* _Entries supplied_
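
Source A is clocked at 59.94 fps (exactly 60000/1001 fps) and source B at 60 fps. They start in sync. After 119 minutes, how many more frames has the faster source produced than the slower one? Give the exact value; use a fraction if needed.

119 min = 7140 s.
A emits 60000/1001 × 7140 = 61200000/143 frames; B emits 60 × 7140 = 428400.
Difference = 61200/143 frames (≈ 427.9720); B is ahead of A.

61200/143 frames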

* _What to produce_
A word-for-word copy of the listing is the expected answer.

* _Exercise answer_
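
Source A is clocked at 59.94 fps (exactly 60000/1001 fps) and source B at 60 fps. They start in sync. After 119 minutes, how many more frames has the faster source produced than the slower one? Give the exact value; use a fraction if needed.

119 min = 7140 s.
A emits 60000/1001 × 7140 = 61200000/143 frames; B emits 60 × 7140 = 428400.
Difference = 61200/143 frames (≈ 427.9720); B is ahead of A.

61200/143 frames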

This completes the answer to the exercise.